=== TASK TO COMPLETE ===
Pull out every line in the data that has the string "Answer" in it.

*** Opening of MATERIAL TO PROCESS ***

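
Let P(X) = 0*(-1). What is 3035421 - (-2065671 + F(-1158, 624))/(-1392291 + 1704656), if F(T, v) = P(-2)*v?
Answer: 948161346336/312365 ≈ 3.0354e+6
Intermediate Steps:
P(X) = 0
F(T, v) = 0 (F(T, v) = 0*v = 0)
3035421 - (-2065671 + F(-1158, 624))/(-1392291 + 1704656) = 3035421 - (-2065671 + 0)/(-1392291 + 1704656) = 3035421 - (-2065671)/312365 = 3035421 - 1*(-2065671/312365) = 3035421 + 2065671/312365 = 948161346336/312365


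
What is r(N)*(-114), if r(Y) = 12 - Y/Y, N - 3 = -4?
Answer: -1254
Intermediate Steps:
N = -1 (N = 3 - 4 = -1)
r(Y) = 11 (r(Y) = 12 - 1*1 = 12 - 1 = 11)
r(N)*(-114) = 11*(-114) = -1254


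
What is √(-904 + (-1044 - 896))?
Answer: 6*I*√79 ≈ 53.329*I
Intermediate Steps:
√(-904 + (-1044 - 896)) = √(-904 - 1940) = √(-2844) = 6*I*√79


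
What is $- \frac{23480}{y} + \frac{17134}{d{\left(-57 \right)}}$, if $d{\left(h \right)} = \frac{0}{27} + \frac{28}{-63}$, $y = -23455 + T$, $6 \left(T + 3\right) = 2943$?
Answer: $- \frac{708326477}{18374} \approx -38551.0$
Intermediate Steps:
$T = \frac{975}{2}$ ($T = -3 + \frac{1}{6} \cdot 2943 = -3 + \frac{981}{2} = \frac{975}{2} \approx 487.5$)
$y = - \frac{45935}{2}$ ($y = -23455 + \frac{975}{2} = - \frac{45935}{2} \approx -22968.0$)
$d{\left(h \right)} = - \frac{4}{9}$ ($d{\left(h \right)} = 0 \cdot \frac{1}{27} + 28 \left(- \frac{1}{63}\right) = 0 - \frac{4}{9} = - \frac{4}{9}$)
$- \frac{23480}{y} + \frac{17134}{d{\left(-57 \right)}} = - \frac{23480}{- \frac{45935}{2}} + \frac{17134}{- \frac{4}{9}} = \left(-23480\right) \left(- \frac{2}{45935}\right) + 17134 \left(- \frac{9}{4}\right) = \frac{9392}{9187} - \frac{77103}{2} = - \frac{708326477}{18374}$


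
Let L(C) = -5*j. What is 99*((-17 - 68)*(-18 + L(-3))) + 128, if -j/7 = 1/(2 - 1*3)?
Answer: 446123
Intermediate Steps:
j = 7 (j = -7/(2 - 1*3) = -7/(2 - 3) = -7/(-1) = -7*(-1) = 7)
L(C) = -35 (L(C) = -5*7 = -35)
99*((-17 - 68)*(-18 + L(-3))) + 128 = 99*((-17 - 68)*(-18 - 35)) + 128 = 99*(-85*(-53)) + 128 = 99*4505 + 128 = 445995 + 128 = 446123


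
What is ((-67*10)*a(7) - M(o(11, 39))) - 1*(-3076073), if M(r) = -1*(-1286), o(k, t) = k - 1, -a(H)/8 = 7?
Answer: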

*** Close of MATERIAL TO PROCESS ***

=== RESULT ===
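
Answer: 948161346336/312365 ≈ 3.0354e+6
Answer: -1254
Answer: 6*I*√79 ≈ 53.329*I
Answer: $- \frac{708326477}{18374} \approx -38551.0$
Answer: 446123
Answer: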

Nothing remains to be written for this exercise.